WHAT IS BEING ASKED |
Would you retype the records below exactly as they appear?

***

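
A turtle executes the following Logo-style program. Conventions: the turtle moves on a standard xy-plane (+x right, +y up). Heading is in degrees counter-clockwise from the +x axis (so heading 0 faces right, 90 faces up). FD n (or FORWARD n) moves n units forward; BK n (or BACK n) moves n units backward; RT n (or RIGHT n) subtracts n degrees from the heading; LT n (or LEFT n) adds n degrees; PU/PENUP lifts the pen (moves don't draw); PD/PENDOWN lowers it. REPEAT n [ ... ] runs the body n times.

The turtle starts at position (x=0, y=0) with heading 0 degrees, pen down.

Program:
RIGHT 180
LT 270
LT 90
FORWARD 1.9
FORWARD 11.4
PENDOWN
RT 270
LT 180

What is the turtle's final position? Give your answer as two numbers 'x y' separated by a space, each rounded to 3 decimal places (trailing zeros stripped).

Answer: -13.3 0

Derivation:
Executing turtle program step by step:
Start: pos=(0,0), heading=0, pen down
RT 180: heading 0 -> 180
LT 270: heading 180 -> 90
LT 90: heading 90 -> 180
FD 1.9: (0,0) -> (-1.9,0) [heading=180, draw]
FD 11.4: (-1.9,0) -> (-13.3,0) [heading=180, draw]
PD: pen down
RT 270: heading 180 -> 270
LT 180: heading 270 -> 90
Final: pos=(-13.3,0), heading=90, 2 segment(s) drawn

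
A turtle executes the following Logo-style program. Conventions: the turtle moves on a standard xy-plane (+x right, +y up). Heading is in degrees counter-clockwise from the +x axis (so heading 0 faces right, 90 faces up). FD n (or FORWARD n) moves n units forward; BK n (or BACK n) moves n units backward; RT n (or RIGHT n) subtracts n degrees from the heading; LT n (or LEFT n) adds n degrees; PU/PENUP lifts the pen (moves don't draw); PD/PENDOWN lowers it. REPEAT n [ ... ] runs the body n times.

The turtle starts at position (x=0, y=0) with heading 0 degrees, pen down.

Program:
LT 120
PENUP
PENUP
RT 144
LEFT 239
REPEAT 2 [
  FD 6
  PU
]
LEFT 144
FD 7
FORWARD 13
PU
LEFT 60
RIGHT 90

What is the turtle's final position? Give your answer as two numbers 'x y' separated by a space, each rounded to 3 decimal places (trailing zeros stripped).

Answer: 10.167 -7.232

Derivation:
Executing turtle program step by step:
Start: pos=(0,0), heading=0, pen down
LT 120: heading 0 -> 120
PU: pen up
PU: pen up
RT 144: heading 120 -> 336
LT 239: heading 336 -> 215
REPEAT 2 [
  -- iteration 1/2 --
  FD 6: (0,0) -> (-4.915,-3.441) [heading=215, move]
  PU: pen up
  -- iteration 2/2 --
  FD 6: (-4.915,-3.441) -> (-9.83,-6.883) [heading=215, move]
  PU: pen up
]
LT 144: heading 215 -> 359
FD 7: (-9.83,-6.883) -> (-2.831,-7.005) [heading=359, move]
FD 13: (-2.831,-7.005) -> (10.167,-7.232) [heading=359, move]
PU: pen up
LT 60: heading 359 -> 59
RT 90: heading 59 -> 329
Final: pos=(10.167,-7.232), heading=329, 0 segment(s) drawn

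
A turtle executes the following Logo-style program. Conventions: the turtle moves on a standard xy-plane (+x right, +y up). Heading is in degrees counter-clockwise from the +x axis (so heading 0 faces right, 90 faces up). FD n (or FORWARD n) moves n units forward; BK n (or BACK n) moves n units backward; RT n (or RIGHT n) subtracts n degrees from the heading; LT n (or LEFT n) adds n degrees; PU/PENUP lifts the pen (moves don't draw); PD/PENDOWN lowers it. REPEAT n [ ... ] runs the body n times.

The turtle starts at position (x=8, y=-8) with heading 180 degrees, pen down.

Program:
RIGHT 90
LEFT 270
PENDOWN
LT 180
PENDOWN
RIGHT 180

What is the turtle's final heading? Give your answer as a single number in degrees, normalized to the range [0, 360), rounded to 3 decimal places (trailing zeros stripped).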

***

ANSWER SECTION |
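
A turtle executes the following Logo-style program. Conventions: the turtle moves on a standard xy-plane (+x right, +y up). Heading is in degrees counter-clockwise from the +x axis (so heading 0 faces right, 90 faces up). FD n (or FORWARD n) moves n units forward; BK n (or BACK n) moves n units backward; RT n (or RIGHT n) subtracts n degrees from the heading; LT n (or LEFT n) adds n degrees; PU/PENUP lifts the pen (moves don't draw); PD/PENDOWN lowers it. REPEAT n [ ... ] runs the body n times.

The turtle starts at position (x=0, y=0) with heading 0 degrees, pen down.

Program:
RIGHT 180
LT 270
LT 90
FORWARD 1.9
FORWARD 11.4
PENDOWN
RT 270
LT 180

What is the turtle's final position? Give your answer as two numbers 'x y' separated by a space, each rounded to 3 decimal places (trailing zeros stripped).

Answer: -13.3 0

Derivation:
Executing turtle program step by step:
Start: pos=(0,0), heading=0, pen down
RT 180: heading 0 -> 180
LT 270: heading 180 -> 90
LT 90: heading 90 -> 180
FD 1.9: (0,0) -> (-1.9,0) [heading=180, draw]
FD 11.4: (-1.9,0) -> (-13.3,0) [heading=180, draw]
PD: pen down
RT 270: heading 180 -> 270
LT 180: heading 270 -> 90
Final: pos=(-13.3,0), heading=90, 2 segment(s) drawn

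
A turtle executes the following Logo-style program. Conventions: the turtle moves on a standard xy-plane (+x right, +y up). Heading is in degrees counter-clockwise from the +x axis (so heading 0 faces right, 90 faces up). FD n (or FORWARD n) moves n units forward; BK n (or BACK n) moves n units backward; RT n (or RIGHT n) subtracts n degrees from the heading; LT n (or LEFT n) adds n degrees; PU/PENUP lifts the pen (moves don't draw); PD/PENDOWN lowers it. REPEAT n [ ... ] runs the body n times.

The turtle starts at position (x=0, y=0) with heading 0 degrees, pen down.

Program:
LT 120
PENUP
PENUP
RT 144
LEFT 239
REPEAT 2 [
  FD 6
  PU
]
LEFT 144
FD 7
FORWARD 13
PU
LEFT 60
RIGHT 90

What is the turtle's final position? Give your answer as two numbers 'x y' separated by a space, each rounded to 3 decimal places (trailing zeros stripped).

Answer: 10.167 -7.232

Derivation:
Executing turtle program step by step:
Start: pos=(0,0), heading=0, pen down
LT 120: heading 0 -> 120
PU: pen up
PU: pen up
RT 144: heading 120 -> 336
LT 239: heading 336 -> 215
REPEAT 2 [
  -- iteration 1/2 --
  FD 6: (0,0) -> (-4.915,-3.441) [heading=215, move]
  PU: pen up
  -- iteration 2/2 --
  FD 6: (-4.915,-3.441) -> (-9.83,-6.883) [heading=215, move]
  PU: pen up
]
LT 144: heading 215 -> 359
FD 7: (-9.83,-6.883) -> (-2.831,-7.005) [heading=359, move]
FD 13: (-2.831,-7.005) -> (10.167,-7.232) [heading=359, move]
PU: pen up
LT 60: heading 359 -> 59
RT 90: heading 59 -> 329
Final: pos=(10.167,-7.232), heading=329, 0 segment(s) drawn

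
A turtle executes the following Logo-style program. Conventions: the turtle moves on a standard xy-plane (+x right, +y up). Heading is in degrees counter-clockwise from the +x axis (so heading 0 faces right, 90 faces up). FD n (or FORWARD n) moves n units forward; BK n (or BACK n) moves n units backward; RT n (or RIGHT n) subtracts n degrees from the heading; LT n (or LEFT n) adds n degrees; PU/PENUP lifts the pen (moves don't draw); PD/PENDOWN lowers it. REPEAT n [ ... ] runs the body n times.

The turtle starts at position (x=8, y=-8) with heading 180 degrees, pen down.

Program:
RIGHT 90
LEFT 270
PENDOWN
LT 180
PENDOWN
RIGHT 180

What is the turtle's final heading? Give your answer as a single number in degrees, normalized to the range [0, 360), rounded to 3 decimal places (trailing zeros stripped).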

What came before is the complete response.